◆ **What you have to do**:
Using the listing below, report all lines holding the word "unexplored".

◆ **Provided data**:
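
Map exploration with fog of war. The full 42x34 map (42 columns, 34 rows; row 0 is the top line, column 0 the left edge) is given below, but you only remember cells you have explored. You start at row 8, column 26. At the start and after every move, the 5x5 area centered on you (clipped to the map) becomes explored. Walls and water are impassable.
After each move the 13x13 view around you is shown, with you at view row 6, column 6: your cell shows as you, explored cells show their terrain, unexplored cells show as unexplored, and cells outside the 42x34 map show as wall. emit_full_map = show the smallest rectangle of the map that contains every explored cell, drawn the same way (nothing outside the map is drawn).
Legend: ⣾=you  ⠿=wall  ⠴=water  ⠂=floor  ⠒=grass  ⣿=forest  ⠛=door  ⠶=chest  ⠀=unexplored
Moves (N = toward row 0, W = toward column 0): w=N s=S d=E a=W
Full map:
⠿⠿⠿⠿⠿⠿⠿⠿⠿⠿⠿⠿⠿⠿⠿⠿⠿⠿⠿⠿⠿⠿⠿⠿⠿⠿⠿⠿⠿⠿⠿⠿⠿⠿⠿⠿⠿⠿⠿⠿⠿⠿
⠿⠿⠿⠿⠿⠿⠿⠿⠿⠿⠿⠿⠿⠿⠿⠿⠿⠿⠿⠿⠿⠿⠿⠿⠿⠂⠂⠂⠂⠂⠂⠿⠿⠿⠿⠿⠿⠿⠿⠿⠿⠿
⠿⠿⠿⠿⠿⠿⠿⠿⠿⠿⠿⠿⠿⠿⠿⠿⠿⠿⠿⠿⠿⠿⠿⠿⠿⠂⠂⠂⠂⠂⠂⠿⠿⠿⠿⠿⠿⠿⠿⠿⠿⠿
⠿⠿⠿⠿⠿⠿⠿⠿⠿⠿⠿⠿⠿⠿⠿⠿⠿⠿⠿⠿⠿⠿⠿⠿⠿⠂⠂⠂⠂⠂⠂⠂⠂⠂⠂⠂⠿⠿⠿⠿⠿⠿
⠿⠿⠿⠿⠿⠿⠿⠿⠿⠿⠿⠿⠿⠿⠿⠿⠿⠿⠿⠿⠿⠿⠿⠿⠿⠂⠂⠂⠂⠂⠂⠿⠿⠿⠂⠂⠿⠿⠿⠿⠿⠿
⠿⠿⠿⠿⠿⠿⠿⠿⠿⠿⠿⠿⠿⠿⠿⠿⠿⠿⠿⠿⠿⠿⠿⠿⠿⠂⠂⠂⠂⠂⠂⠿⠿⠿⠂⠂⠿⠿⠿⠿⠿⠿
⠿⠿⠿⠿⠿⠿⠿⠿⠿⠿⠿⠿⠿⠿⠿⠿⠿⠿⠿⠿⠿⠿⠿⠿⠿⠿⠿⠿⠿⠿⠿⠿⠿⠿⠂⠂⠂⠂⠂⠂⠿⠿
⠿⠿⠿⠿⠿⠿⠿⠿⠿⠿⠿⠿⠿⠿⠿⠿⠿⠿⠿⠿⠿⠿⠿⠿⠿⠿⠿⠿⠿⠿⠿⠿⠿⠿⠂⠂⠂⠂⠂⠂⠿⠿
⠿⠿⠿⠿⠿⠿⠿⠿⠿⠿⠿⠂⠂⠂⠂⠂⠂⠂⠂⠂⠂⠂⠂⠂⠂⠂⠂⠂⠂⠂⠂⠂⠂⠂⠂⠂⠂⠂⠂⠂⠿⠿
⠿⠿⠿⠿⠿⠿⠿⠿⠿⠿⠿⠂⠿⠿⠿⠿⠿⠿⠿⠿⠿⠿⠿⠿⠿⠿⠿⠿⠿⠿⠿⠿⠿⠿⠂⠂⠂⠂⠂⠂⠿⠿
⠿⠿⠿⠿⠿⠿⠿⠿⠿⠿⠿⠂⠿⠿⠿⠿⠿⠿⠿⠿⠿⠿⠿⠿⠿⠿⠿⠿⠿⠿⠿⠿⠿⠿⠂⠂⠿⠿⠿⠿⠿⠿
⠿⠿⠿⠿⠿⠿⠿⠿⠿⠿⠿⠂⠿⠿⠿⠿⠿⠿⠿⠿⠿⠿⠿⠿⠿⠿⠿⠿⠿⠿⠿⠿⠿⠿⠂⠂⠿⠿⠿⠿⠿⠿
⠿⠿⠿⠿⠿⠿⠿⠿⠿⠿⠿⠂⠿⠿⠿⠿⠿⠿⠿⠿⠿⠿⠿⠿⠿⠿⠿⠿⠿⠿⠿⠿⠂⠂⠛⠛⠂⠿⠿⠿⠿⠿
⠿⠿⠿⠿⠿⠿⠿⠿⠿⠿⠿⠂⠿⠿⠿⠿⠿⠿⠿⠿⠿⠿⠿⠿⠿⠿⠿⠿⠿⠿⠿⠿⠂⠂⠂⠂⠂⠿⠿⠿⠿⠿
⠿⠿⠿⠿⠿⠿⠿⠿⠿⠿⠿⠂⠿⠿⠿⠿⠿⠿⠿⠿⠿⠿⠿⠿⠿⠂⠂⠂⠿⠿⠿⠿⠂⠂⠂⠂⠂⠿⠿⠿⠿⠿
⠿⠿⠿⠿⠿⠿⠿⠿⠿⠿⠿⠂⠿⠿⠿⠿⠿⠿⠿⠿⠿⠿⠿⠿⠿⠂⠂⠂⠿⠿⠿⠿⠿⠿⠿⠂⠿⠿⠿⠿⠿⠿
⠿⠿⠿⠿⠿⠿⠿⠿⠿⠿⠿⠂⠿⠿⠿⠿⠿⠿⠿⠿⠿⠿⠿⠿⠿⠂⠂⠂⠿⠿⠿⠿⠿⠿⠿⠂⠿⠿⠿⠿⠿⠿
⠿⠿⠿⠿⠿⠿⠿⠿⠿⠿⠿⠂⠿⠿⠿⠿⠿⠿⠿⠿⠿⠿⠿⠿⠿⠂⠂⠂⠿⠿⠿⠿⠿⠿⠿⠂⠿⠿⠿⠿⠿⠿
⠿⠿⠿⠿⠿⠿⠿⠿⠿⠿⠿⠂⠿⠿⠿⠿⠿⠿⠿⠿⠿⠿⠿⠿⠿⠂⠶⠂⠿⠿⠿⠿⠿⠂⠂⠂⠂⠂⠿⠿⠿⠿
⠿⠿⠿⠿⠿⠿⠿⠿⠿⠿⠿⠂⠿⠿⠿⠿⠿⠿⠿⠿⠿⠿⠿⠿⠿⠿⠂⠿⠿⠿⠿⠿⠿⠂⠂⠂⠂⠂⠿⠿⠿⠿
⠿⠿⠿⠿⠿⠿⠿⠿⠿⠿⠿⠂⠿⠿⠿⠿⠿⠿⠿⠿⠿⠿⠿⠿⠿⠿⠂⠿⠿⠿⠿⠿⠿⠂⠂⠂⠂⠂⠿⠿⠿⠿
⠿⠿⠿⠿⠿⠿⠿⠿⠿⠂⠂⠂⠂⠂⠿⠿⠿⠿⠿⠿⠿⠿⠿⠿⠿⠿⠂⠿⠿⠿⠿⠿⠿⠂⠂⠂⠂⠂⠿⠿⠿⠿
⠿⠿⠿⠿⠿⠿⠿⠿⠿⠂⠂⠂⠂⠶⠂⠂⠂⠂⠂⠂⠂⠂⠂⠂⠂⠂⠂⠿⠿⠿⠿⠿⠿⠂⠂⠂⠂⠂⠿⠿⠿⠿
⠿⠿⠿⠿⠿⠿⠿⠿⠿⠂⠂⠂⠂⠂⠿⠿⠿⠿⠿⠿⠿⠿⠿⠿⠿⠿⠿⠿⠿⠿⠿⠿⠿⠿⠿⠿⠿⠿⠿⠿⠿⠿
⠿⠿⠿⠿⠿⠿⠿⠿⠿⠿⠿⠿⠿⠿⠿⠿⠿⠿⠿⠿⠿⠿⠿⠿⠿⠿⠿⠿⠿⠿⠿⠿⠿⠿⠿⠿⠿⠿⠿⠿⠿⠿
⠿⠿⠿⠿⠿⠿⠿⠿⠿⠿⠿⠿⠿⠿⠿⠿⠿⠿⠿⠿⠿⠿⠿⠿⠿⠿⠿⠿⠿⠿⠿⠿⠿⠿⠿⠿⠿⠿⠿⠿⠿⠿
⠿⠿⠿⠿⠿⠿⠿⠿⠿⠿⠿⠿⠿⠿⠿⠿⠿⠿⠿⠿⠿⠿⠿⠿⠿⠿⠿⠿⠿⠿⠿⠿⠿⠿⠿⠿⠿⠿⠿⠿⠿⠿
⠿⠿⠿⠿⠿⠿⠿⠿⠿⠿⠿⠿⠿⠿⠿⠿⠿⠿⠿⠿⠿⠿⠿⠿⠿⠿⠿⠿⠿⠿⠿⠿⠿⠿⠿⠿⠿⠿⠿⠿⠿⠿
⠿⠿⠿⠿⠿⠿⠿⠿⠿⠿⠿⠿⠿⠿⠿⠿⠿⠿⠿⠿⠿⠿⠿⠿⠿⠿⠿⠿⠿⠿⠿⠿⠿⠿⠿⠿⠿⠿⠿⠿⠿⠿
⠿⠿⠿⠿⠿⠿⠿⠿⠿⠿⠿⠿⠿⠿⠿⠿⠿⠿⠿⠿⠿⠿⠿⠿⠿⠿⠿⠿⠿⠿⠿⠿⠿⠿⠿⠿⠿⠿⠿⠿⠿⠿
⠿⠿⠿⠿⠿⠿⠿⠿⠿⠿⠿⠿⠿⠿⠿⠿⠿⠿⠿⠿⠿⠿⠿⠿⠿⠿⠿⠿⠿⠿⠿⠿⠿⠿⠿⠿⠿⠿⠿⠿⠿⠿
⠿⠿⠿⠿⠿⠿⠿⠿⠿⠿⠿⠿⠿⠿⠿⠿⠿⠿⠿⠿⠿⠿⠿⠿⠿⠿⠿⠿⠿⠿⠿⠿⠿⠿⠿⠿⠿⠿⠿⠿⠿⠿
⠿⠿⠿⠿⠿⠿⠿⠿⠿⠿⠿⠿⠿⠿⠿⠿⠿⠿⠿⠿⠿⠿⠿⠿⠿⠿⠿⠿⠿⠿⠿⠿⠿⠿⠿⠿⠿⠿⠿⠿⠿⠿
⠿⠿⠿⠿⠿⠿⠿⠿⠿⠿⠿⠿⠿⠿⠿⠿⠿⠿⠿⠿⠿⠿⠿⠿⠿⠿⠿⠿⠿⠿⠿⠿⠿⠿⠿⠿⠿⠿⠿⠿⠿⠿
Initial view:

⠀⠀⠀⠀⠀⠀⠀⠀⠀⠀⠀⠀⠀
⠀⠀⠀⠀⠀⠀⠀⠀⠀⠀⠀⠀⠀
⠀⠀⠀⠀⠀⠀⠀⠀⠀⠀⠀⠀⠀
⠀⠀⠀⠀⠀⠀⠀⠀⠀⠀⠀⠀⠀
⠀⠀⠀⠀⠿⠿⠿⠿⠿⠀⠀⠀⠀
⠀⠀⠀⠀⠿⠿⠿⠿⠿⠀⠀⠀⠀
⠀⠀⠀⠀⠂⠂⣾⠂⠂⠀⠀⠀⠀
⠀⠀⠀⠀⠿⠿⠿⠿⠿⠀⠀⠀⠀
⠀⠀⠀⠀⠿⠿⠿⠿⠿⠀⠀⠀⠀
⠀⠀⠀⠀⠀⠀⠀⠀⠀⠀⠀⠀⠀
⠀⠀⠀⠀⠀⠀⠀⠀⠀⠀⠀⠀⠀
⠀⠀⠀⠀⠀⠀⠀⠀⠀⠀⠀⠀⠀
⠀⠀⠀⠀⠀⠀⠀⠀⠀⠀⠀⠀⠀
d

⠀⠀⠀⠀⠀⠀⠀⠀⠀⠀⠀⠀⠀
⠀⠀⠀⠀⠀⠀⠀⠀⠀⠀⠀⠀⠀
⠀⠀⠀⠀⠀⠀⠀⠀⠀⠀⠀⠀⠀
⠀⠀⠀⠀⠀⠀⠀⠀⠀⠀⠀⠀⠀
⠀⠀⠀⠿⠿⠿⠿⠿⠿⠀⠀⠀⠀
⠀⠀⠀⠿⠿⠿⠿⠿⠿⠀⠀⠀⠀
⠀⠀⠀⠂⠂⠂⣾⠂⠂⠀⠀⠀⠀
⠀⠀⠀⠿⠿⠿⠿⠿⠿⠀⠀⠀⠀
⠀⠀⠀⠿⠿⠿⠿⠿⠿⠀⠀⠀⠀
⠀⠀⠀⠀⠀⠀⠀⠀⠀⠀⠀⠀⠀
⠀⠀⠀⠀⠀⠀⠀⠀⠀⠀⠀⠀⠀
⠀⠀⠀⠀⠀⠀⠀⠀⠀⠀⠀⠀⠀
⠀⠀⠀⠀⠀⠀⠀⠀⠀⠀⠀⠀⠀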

◆ **Response**:
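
After each move the 13x13 view around you is shown, with you at view row 6, column 6: your cell shows as you, explored cells show their terrain, unexplored cells show as unexplored, and cells outside the 42x34 map show as wall. emit_full_map = show the smallest rectangle of the map that contains every explored cell, drawn the same way (nothing outside the map is drawn).
Legend: ⣾=you  ⠿=wall  ⠴=water  ⠂=floor  ⠒=grass  ⣿=forest  ⠛=door  ⠶=chest  ⠀=unexplored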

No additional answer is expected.